----- Material to process -----

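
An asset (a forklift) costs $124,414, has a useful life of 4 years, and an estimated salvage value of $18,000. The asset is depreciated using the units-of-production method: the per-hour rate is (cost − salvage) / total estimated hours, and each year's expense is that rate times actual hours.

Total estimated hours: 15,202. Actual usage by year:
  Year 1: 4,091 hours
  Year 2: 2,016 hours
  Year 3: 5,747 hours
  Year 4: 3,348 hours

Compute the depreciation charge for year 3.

Depreciable base = $124,414 − $18,000 = $106,414.
Rate = $106,414 / 15,202 hours = $7 per hour.
Year 1: 4,091 × $7 = $28,637. Book value $95,777.
Year 2: 2,016 × $7 = $14,112. Book value $81,665.
Year 3: 5,747 × $7 = $40,229. Book value $41,436.

$40,229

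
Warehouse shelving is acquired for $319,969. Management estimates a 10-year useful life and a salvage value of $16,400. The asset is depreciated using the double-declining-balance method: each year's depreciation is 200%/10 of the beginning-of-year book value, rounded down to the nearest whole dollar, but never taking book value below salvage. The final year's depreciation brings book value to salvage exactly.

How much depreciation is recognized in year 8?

$13,420

Depreciable base = $319,969 − $16,400 = $303,569.
Year 1: ⌊$319,969 × 200%/10⌋ = $63,993. Book value $255,976.
Year 2: ⌊$255,976 × 200%/10⌋ = $51,195. Book value $204,781.
Year 3: ⌊$204,781 × 200%/10⌋ = $40,956. Book value $163,825.
Year 4: ⌊$163,825 × 200%/10⌋ = $32,765. Book value $131,060.
Year 5: ⌊$131,060 × 200%/10⌋ = $26,212. Book value $104,848.
Year 6: ⌊$104,848 × 200%/10⌋ = $20,969. Book value $83,879.
Year 7: ⌊$83,879 × 200%/10⌋ = $16,775. Book value $67,104.
Year 8: ⌊$67,104 × 200%/10⌋ = $13,420. Book value $53,684.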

-----

**Assigned task**
Transcribe each entry precisely, missing none.

**Result below**
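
An asset (a forklift) costs $124,414, has a useful life of 4 years, and an estimated salvage value of $18,000. The asset is depreciated using the units-of-production method: the per-hour rate is (cost − salvage) / total estimated hours, and each year's expense is that rate times actual hours.

Total estimated hours: 15,202. Actual usage by year:
  Year 1: 4,091 hours
  Year 2: 2,016 hours
  Year 3: 5,747 hours
  Year 4: 3,348 hours

Compute the depreciation charge for year 3.

Depreciable base = $124,414 − $18,000 = $106,414.
Rate = $106,414 / 15,202 hours = $7 per hour.
Year 1: 4,091 × $7 = $28,637. Book value $95,777.
Year 2: 2,016 × $7 = $14,112. Book value $81,665.
Year 3: 5,747 × $7 = $40,229. Book value $41,436.

$40,229

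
Warehouse shelving is acquired for $319,969. Management estimates a 10-year useful life and a salvage value of $16,400. The asset is depreciated using the double-declining-balance method: each year's depreciation is 200%/10 of the beginning-of-year book value, rounded down to the nearest whole dollar, but never taking book value below salvage. The final year's depreciation brings book value to salvage exactly.

How much depreciation is recognized in year 8?

$13,420

Depreciable base = $319,969 − $16,400 = $303,569.
Year 1: ⌊$319,969 × 200%/10⌋ = $63,993. Book value $255,976.
Year 2: ⌊$255,976 × 200%/10⌋ = $51,195. Book value $204,781.
Year 3: ⌊$204,781 × 200%/10⌋ = $40,956. Book value $163,825.
Year 4: ⌊$163,825 × 200%/10⌋ = $32,765. Book value $131,060.
Year 5: ⌊$131,060 × 200%/10⌋ = $26,212. Book value $104,848.
Year 6: ⌊$104,848 × 200%/10⌋ = $20,969. Book value $83,879.
Year 7: ⌊$83,879 × 200%/10⌋ = $16,775. Book value $67,104.
Year 8: ⌊$67,104 × 200%/10⌋ = $13,420. Book value $53,684.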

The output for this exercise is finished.